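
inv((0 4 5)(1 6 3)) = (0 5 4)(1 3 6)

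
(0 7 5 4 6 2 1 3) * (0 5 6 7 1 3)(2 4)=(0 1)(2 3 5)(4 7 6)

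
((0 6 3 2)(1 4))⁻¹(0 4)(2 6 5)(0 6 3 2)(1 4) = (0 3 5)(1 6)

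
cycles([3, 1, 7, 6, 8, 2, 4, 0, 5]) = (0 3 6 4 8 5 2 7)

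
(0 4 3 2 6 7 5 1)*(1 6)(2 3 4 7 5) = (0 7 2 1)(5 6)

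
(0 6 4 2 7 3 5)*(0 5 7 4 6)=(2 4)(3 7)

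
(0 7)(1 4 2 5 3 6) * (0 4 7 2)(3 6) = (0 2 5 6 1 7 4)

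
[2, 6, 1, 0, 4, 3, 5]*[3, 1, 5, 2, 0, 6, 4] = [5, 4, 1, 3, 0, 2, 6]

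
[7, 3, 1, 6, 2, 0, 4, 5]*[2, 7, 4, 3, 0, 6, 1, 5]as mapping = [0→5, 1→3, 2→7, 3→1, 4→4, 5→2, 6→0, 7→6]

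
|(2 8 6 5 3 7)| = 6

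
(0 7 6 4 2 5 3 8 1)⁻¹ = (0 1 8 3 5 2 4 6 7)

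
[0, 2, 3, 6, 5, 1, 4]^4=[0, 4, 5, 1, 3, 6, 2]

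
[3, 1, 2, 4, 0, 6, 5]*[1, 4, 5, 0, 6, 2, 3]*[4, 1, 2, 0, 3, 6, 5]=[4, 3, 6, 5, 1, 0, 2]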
======
### YOUR GOAL
Output the full listing exactly as it stands.

### RESULT OF THE EXERCISE
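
inv((0 4 5)(1 6 3)) = (0 5 4)(1 3 6)

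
(0 7 5 4 6 2 1 3) * (0 5 6 7 1 3)(2 4)=(0 1)(2 3 5)(4 7 6)

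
((0 6 3 2)(1 4))⁻¹(0 4)(2 6 5)(0 6 3 2)(1 4) = (0 3 5)(1 6)

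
cycles([3, 1, 7, 6, 8, 2, 4, 0, 5]) = (0 3 6 4 8 5 2 7)

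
(0 4 3 2 6 7 5 1)*(1 6)(2 3 4 7 5) = (0 7 2 1)(5 6)

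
(0 6 4 2 7 3 5)*(0 5 7 4 6)=(2 4)(3 7)

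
(0 7)(1 4 2 5 3 6) * (0 4 7 2)(3 6) = (0 2 5 6 1 7 4)

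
[2, 6, 1, 0, 4, 3, 5]*[3, 1, 5, 2, 0, 6, 4] = [5, 4, 1, 3, 0, 2, 6]

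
[7, 3, 1, 6, 2, 0, 4, 5]*[2, 7, 4, 3, 0, 6, 1, 5]as mapping = [0→5, 1→3, 2→7, 3→1, 4→4, 5→2, 6→0, 7→6]

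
|(2 8 6 5 3 7)| = 6

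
(0 7 6 4 2 5 3 8 1)⁻¹ = (0 1 8 3 5 2 4 6 7)

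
[0, 2, 3, 6, 5, 1, 4]^4=[0, 4, 5, 1, 3, 6, 2]

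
[3, 1, 2, 4, 0, 6, 5]*[1, 4, 5, 0, 6, 2, 3]*[4, 1, 2, 0, 3, 6, 5]=[4, 3, 6, 5, 1, 0, 2]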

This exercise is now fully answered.